The problem. Repeat the stretch of entries below from the line with "4. backref(offset=3, length=5)" through the line with "6. literal('R')". Include both ends and add nothing.

Record extracts.
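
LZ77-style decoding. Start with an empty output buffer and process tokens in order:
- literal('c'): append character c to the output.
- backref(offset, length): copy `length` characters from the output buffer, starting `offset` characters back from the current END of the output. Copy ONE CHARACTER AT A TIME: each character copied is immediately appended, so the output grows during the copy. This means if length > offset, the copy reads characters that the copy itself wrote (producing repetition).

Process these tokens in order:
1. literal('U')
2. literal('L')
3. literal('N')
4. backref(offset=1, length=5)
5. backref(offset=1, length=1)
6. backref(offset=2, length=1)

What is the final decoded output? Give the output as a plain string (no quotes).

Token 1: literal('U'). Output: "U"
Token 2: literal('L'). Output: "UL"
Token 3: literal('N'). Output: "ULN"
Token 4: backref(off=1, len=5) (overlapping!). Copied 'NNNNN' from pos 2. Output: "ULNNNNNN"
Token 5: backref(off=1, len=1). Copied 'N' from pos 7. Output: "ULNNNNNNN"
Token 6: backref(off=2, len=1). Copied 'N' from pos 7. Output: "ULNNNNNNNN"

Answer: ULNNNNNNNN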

==

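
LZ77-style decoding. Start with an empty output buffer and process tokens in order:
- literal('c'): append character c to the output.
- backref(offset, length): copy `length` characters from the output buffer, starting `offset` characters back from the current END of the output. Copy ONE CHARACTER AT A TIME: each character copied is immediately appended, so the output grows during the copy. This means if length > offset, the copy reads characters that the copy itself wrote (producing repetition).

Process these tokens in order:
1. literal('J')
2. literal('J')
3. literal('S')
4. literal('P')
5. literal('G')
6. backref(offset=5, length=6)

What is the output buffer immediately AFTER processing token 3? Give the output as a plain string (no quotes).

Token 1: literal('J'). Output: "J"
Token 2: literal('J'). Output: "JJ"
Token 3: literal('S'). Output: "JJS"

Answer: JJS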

---

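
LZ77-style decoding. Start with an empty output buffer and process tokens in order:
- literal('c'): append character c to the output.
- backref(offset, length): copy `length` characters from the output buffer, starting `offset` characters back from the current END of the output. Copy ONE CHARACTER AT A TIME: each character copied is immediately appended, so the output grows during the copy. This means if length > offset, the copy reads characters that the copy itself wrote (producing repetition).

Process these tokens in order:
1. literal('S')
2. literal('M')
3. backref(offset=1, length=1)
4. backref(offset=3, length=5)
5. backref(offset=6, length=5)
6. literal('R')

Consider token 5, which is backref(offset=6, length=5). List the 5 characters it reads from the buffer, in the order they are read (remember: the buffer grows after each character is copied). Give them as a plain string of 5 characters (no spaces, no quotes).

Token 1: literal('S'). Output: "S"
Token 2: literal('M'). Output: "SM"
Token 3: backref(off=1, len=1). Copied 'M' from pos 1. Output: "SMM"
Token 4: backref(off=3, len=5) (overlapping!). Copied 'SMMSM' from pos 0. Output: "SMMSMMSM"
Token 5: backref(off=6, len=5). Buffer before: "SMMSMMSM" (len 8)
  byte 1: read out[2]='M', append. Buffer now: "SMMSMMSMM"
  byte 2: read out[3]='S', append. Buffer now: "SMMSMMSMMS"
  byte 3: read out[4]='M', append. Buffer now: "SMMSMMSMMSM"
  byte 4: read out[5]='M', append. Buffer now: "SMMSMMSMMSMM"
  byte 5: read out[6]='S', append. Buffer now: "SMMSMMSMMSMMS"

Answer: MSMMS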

Answer.
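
4. backref(offset=3, length=5)
5. backref(offset=6, length=5)
6. literal('R')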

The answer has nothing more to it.